Saved entries
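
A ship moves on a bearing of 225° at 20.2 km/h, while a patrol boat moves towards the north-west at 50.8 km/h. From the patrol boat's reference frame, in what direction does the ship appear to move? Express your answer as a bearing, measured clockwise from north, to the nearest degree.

157°

Taking east as x and north as y: ship velocity = (-14.284, -14.284) km/h; patrol boat velocity = (-35.921, 35.921) km/h.
Velocity of ship relative to patrol boat = (-14.284, -14.284) − (-35.921, 35.921) = (21.637, -50.205) km/h.
Bearing = atan2(21.64, -50.20) = 156.68° clockwise from north.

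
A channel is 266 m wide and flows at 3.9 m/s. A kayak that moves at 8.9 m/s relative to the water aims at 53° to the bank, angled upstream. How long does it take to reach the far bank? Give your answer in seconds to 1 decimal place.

37.4 s

The component of the kayak's velocity perpendicular to the bank is 8.9 × sin 53° = 7.108 m/s.
The flow acts along the bank and has no component across it.
Time = 266 / 7.108 = 37.423 s.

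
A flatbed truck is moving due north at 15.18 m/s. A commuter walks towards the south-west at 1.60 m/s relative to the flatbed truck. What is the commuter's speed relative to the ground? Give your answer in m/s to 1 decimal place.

14.1 m/s

Taking east as x and north as y: flatbed truck velocity = (0.000, 15.180) m/s; commuter velocity relative to flatbed truck = (-1.131, -1.131) m/s.
Velocity relative to ground = (0.000, 15.180) + (-1.131, -1.131) = (-1.131, 14.049) m/s.
Speed = |(-1.131, 14.049)| = 14.094 m/s.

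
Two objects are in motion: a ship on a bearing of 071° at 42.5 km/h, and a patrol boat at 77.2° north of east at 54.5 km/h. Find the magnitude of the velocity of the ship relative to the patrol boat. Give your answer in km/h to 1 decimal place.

48.3 km/h

Taking east as x and north as y: ship velocity = (40.185, 13.837) km/h; patrol boat velocity = (12.074, 53.146) km/h.
Velocity of ship relative to patrol boat = (40.185, 13.837) − (12.074, 53.146) = (28.110, -39.309) km/h.
Magnitude = |(28.110, -39.309)| = 48.326 km/h.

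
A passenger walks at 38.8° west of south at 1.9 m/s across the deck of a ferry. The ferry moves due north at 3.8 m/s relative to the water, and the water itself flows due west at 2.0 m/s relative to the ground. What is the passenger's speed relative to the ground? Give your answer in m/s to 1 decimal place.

3.9 m/s

In east/north components (m/s): passenger relative to ferry = (-1.191, -1.481); ferry relative to water = (0.000, 3.800); water relative to ground = (-2.000, 0.000).
Sum = (-3.191, 2.319) m/s.
Speed = |(-3.191, 2.319)| = 3.944 m/s.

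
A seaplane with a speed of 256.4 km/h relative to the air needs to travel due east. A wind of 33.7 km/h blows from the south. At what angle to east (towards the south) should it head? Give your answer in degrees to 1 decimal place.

The wind pushes perpendicular to the desired track; the heading must have a component into the wind equal to 33.7 km/h: 256.4 sin θ = 33.7.
sin θ = 0.1314, so θ = 7.553°.

7.6°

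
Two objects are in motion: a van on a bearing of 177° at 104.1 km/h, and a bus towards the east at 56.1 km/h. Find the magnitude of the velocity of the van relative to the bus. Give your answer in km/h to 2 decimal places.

115.64 km/h

Taking east as x and north as y: van velocity = (5.448, -103.957) km/h; bus velocity = (56.100, 0.000) km/h.
Velocity of van relative to bus = (5.448, -103.957) − (56.100, 0.000) = (-50.652, -103.957) km/h.
Magnitude = |(-50.652, -103.957)| = 115.641 km/h.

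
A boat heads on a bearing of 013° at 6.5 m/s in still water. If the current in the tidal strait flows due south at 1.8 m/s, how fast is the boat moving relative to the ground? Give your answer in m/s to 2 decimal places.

Taking east as x and north as y: velocity relative to the water = (1.462, 6.333) m/s; the water relative to ground = (0.000, -1.800) m/s.
Velocity relative to ground = (1.462, 6.333) + (0.000, -1.800) = (1.462, 4.533) m/s.
Speed = |(1.462, 4.533)| = 4.763 m/s.

4.76 m/s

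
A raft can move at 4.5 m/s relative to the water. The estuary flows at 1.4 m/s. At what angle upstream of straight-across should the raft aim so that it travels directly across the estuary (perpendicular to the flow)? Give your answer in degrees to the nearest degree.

To cancel the current, the upstream component of the raft's velocity must equal the flow: 4.5 sin θ = 1.4.
sin θ = 1.4 / 4.5 = 0.3111.
θ = arcsin(0.3111) = 18.126°.

18°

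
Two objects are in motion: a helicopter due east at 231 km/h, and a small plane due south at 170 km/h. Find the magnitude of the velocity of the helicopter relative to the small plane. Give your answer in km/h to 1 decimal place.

286.8 km/h

Taking east as x and north as y: helicopter velocity = (231.000, 0.000) km/h; small plane velocity = (0.000, -170.000) km/h.
Velocity of helicopter relative to small plane = (231.000, 0.000) − (0.000, -170.000) = (231.000, 170.000) km/h.
Magnitude = |(231.000, 170.000)| = 286.812 km/h.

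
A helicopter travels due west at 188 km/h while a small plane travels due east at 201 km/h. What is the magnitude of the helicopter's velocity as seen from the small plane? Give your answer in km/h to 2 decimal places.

Taking east as x and north as y: helicopter velocity = (-188.000, 0.000) km/h; small plane velocity = (201.000, 0.000) km/h.
Velocity of helicopter relative to small plane = (-188.000, 0.000) − (201.000, 0.000) = (-389.000, 0.000) km/h.
Magnitude = |(-389.000, 0.000)| = 389.000 km/h.

389.00 km/h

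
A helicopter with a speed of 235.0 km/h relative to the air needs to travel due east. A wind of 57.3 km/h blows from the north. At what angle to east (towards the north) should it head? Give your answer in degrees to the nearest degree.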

**The task**
In full and without alteration, transcribe the entries above.

**Result**
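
A ship moves on a bearing of 225° at 20.2 km/h, while a patrol boat moves towards the north-west at 50.8 km/h. From the patrol boat's reference frame, in what direction does the ship appear to move? Express your answer as a bearing, measured clockwise from north, to the nearest degree.

157°

Taking east as x and north as y: ship velocity = (-14.284, -14.284) km/h; patrol boat velocity = (-35.921, 35.921) km/h.
Velocity of ship relative to patrol boat = (-14.284, -14.284) − (-35.921, 35.921) = (21.637, -50.205) km/h.
Bearing = atan2(21.64, -50.20) = 156.68° clockwise from north.

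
A channel is 266 m wide and flows at 3.9 m/s. A kayak that moves at 8.9 m/s relative to the water aims at 53° to the bank, angled upstream. How long does it take to reach the far bank? Give your answer in seconds to 1 decimal place.

37.4 s

The component of the kayak's velocity perpendicular to the bank is 8.9 × sin 53° = 7.108 m/s.
The flow acts along the bank and has no component across it.
Time = 266 / 7.108 = 37.423 s.

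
A flatbed truck is moving due north at 15.18 m/s. A commuter walks towards the south-west at 1.60 m/s relative to the flatbed truck. What is the commuter's speed relative to the ground? Give your answer in m/s to 1 decimal place.

14.1 m/s

Taking east as x and north as y: flatbed truck velocity = (0.000, 15.180) m/s; commuter velocity relative to flatbed truck = (-1.131, -1.131) m/s.
Velocity relative to ground = (0.000, 15.180) + (-1.131, -1.131) = (-1.131, 14.049) m/s.
Speed = |(-1.131, 14.049)| = 14.094 m/s.

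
Two objects are in motion: a ship on a bearing of 071° at 42.5 km/h, and a patrol boat at 77.2° north of east at 54.5 km/h. Find the magnitude of the velocity of the ship relative to the patrol boat. Give your answer in km/h to 1 decimal place.

48.3 km/h

Taking east as x and north as y: ship velocity = (40.185, 13.837) km/h; patrol boat velocity = (12.074, 53.146) km/h.
Velocity of ship relative to patrol boat = (40.185, 13.837) − (12.074, 53.146) = (28.110, -39.309) km/h.
Magnitude = |(28.110, -39.309)| = 48.326 km/h.

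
A passenger walks at 38.8° west of south at 1.9 m/s across the deck of a ferry. The ferry moves due north at 3.8 m/s relative to the water, and the water itself flows due west at 2.0 m/s relative to the ground. What is the passenger's speed relative to the ground? Give your answer in m/s to 1 decimal place.

3.9 m/s

In east/north components (m/s): passenger relative to ferry = (-1.191, -1.481); ferry relative to water = (0.000, 3.800); water relative to ground = (-2.000, 0.000).
Sum = (-3.191, 2.319) m/s.
Speed = |(-3.191, 2.319)| = 3.944 m/s.

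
A seaplane with a speed of 256.4 km/h relative to the air needs to travel due east. A wind of 33.7 km/h blows from the south. At what angle to east (towards the south) should it head? Give your answer in degrees to 1 decimal place.

The wind pushes perpendicular to the desired track; the heading must have a component into the wind equal to 33.7 km/h: 256.4 sin θ = 33.7.
sin θ = 0.1314, so θ = 7.553°.

7.6°

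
Two objects are in motion: a van on a bearing of 177° at 104.1 km/h, and a bus towards the east at 56.1 km/h. Find the magnitude of the velocity of the van relative to the bus. Give your answer in km/h to 2 decimal places.

115.64 km/h

Taking east as x and north as y: van velocity = (5.448, -103.957) km/h; bus velocity = (56.100, 0.000) km/h.
Velocity of van relative to bus = (5.448, -103.957) − (56.100, 0.000) = (-50.652, -103.957) km/h.
Magnitude = |(-50.652, -103.957)| = 115.641 km/h.

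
A boat heads on a bearing of 013° at 6.5 m/s in still water. If the current in the tidal strait flows due south at 1.8 m/s, how fast is the boat moving relative to the ground? Give your answer in m/s to 2 decimal places.

Taking east as x and north as y: velocity relative to the water = (1.462, 6.333) m/s; the water relative to ground = (0.000, -1.800) m/s.
Velocity relative to ground = (1.462, 6.333) + (0.000, -1.800) = (1.462, 4.533) m/s.
Speed = |(1.462, 4.533)| = 4.763 m/s.

4.76 m/s

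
A raft can move at 4.5 m/s relative to the water. The estuary flows at 1.4 m/s. At what angle upstream of straight-across should the raft aim so that it travels directly across the estuary (perpendicular to the flow)? Give your answer in degrees to the nearest degree.

To cancel the current, the upstream component of the raft's velocity must equal the flow: 4.5 sin θ = 1.4.
sin θ = 1.4 / 4.5 = 0.3111.
θ = arcsin(0.3111) = 18.126°.

18°

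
Two objects are in motion: a helicopter due east at 231 km/h, and a small plane due south at 170 km/h. Find the magnitude of the velocity of the helicopter relative to the small plane. Give your answer in km/h to 1 decimal place.

286.8 km/h

Taking east as x and north as y: helicopter velocity = (231.000, 0.000) km/h; small plane velocity = (0.000, -170.000) km/h.
Velocity of helicopter relative to small plane = (231.000, 0.000) − (0.000, -170.000) = (231.000, 170.000) km/h.
Magnitude = |(231.000, 170.000)| = 286.812 km/h.

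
A helicopter travels due west at 188 km/h while a small plane travels due east at 201 km/h. What is the magnitude of the helicopter's velocity as seen from the small plane? Give your answer in km/h to 2 decimal places.

Taking east as x and north as y: helicopter velocity = (-188.000, 0.000) km/h; small plane velocity = (201.000, 0.000) km/h.
Velocity of helicopter relative to small plane = (-188.000, 0.000) − (201.000, 0.000) = (-389.000, 0.000) km/h.
Magnitude = |(-389.000, 0.000)| = 389.000 km/h.

389.00 km/h

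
A helicopter with a speed of 235.0 km/h relative to the air needs to travel due east. A wind of 57.3 km/h blows from the north. At what angle to east (towards the north) should it head? Give your answer in degrees to the nearest degree.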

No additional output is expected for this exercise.